**What you should do:**
A single number is needed: how many lines of the data hold the word "gear".

**Data for this task:**

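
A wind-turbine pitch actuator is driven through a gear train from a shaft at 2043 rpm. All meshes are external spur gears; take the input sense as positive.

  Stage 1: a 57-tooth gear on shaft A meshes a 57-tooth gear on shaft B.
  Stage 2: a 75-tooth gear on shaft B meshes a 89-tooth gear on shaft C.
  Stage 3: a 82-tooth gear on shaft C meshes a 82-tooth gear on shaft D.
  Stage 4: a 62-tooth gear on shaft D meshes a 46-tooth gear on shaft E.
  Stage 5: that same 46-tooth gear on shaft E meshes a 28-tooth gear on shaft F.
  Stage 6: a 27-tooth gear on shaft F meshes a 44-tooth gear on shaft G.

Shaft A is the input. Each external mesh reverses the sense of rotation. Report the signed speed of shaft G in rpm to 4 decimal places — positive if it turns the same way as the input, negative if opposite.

+2339.2916 rpm (same as input, |ω| = 2339.2916 rpm)

Stage 1 [57T→57T]: ω = 2043.0000×57/57 = 2043.0000 rpm, dir flips to −; running = −2043.0000
Stage 2 [75T→89T]: ω = 2043.0000×75/89 = 1721.6292 rpm, dir flips to +; running = +1721.6292
Stage 3 [82T→82T]: ω = 1721.6292×82/82 = 1721.6292 rpm, dir flips to −; running = −1721.6292
Stage 4 [62T→46T]: ω = 1721.6292×62/46 = 2320.4568 rpm, dir flips to +; running = +2320.4568
Stage 5 [46T→28T]: ω = 2320.4568×46/28 = 3812.1790 rpm, dir flips to −; running = −3812.1790
Stage 6 [27T→44T]: ω = 3812.1790×27/44 = 2339.2916 rpm, dir flips to +; running = +2339.2916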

**Output for this task:**
7